── Provided records

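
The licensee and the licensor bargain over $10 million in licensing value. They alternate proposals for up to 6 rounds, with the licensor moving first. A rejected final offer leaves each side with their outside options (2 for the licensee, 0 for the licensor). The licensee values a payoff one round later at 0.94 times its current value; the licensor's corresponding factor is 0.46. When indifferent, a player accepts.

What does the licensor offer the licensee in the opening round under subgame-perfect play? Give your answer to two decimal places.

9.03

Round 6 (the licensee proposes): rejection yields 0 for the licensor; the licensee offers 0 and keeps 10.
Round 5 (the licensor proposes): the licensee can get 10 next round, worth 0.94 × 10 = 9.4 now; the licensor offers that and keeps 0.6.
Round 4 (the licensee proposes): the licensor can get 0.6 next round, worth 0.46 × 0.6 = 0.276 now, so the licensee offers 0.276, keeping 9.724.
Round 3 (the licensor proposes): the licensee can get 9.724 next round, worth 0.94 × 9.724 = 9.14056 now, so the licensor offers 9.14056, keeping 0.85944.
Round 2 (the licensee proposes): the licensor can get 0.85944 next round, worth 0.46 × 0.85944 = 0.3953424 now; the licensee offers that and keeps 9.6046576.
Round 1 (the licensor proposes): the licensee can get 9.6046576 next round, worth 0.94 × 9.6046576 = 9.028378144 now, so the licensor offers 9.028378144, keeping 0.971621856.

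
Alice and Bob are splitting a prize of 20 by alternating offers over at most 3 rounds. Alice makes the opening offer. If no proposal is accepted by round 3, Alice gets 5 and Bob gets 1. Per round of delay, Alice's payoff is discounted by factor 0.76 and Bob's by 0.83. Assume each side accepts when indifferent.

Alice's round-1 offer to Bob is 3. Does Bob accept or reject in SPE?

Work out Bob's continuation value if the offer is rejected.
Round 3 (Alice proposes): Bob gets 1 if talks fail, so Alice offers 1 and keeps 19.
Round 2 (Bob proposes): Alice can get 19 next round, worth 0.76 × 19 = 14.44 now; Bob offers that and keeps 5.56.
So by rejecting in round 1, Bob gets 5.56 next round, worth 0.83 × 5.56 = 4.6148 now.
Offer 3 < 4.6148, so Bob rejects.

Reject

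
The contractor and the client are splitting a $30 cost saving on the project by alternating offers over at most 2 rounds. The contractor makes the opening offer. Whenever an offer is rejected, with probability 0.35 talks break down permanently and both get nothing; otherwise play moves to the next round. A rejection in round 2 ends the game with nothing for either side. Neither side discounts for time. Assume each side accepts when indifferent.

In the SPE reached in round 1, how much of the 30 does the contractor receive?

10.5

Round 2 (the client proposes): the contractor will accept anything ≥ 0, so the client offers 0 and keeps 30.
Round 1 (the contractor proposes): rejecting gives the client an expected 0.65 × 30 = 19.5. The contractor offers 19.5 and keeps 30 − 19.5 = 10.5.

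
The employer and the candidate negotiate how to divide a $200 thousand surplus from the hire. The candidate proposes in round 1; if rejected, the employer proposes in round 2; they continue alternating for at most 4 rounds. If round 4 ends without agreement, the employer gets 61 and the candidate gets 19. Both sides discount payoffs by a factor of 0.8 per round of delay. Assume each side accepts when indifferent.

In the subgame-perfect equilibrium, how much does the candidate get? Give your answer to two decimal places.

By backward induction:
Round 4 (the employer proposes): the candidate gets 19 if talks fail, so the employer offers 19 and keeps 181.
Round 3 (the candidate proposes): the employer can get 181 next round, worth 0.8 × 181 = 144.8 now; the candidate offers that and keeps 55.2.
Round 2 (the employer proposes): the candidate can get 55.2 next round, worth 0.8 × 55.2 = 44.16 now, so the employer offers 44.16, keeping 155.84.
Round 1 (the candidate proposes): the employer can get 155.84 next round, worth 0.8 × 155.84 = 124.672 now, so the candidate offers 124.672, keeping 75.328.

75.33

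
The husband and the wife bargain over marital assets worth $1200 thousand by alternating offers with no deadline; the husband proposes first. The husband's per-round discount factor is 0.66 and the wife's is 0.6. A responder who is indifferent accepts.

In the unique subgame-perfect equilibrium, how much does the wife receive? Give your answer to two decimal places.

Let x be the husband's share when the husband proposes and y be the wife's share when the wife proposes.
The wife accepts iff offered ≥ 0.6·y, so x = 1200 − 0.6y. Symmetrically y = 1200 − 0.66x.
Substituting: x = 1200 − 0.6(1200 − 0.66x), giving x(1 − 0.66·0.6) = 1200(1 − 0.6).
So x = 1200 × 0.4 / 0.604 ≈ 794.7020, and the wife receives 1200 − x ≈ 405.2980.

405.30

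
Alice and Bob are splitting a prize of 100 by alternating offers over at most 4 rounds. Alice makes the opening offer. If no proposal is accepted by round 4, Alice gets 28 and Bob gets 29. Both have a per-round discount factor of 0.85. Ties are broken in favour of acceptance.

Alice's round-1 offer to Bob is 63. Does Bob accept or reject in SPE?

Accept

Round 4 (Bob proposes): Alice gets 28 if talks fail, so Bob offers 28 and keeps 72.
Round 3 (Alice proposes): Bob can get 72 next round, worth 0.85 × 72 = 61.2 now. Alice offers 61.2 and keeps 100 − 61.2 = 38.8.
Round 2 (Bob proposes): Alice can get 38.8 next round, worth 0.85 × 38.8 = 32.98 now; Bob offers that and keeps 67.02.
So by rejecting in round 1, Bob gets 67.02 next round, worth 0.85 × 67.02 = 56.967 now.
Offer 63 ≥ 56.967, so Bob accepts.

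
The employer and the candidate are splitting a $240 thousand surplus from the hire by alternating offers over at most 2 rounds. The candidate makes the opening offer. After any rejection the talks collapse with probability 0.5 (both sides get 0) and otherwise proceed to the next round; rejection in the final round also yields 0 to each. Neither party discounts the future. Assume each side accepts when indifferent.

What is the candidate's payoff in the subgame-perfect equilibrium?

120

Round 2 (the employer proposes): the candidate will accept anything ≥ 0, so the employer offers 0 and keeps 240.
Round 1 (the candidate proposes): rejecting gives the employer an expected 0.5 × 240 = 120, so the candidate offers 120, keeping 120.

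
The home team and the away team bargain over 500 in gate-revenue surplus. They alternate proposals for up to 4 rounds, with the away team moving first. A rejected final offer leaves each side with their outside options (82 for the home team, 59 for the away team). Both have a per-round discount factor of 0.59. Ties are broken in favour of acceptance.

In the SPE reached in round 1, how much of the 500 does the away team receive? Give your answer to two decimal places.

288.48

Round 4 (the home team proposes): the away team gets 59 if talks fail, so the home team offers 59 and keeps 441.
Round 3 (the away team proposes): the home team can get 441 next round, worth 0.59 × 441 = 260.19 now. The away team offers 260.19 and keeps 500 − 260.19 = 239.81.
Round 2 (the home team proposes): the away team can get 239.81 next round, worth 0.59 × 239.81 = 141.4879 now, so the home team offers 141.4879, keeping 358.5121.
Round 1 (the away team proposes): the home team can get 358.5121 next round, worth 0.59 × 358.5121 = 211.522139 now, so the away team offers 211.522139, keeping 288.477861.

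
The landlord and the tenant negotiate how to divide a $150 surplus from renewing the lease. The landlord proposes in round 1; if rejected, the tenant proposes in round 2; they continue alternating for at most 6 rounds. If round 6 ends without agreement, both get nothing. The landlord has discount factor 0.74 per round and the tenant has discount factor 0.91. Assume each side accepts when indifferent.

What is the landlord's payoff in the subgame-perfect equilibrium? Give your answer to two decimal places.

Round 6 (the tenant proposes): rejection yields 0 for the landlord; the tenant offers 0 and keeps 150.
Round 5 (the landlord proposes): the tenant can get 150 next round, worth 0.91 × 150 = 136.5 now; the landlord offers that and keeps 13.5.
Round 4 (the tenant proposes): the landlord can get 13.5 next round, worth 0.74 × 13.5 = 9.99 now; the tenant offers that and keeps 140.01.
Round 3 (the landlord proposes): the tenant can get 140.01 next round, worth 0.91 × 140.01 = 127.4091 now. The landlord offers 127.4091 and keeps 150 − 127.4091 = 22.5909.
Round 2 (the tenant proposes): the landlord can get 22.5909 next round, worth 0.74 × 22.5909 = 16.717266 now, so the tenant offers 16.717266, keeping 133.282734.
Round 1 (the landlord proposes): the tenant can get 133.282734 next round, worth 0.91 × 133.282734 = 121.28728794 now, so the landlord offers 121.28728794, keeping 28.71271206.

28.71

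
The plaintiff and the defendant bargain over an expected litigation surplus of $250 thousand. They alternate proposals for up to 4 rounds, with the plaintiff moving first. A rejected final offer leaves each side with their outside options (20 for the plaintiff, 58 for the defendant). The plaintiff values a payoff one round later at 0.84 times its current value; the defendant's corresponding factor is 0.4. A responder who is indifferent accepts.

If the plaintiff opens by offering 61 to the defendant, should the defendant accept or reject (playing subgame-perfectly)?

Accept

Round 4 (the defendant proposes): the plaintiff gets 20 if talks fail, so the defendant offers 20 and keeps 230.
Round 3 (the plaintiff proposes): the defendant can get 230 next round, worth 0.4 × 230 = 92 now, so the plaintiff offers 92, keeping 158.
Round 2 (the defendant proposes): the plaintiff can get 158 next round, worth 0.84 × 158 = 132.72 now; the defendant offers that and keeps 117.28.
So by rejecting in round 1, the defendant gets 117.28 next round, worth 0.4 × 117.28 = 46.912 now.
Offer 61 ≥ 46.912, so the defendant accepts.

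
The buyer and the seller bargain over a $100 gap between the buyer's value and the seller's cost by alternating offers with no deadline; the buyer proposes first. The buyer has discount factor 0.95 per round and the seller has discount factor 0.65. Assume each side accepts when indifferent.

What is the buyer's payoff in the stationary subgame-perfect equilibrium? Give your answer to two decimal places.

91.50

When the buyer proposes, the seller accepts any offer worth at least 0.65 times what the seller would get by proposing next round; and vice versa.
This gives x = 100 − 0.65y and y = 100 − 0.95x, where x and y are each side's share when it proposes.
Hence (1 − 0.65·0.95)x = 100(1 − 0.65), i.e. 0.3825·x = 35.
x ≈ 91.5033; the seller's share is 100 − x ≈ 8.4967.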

────

Problem to work on = From the records above, reproduce exactly the lines from the one with "What is the candidate's" to the one with "The home team and", both included, and no others.

Written response =
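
What is the candidate's payoff in the subgame-perfect equilibrium?

120

Round 2 (the employer proposes): the candidate will accept anything ≥ 0, so the employer offers 0 and keeps 240.
Round 1 (the candidate proposes): rejecting gives the employer an expected 0.5 × 240 = 120, so the candidate offers 120, keeping 120.

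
The home team and the away team bargain over 500 in gate-revenue surplus. They alternate proposals for up to 4 rounds, with the away team moving first. A rejected final offer leaves each side with their outside options (82 for the home team, 59 for the away team). Both have a per-round discount factor of 0.59. Ties are broken in favour of acceptance.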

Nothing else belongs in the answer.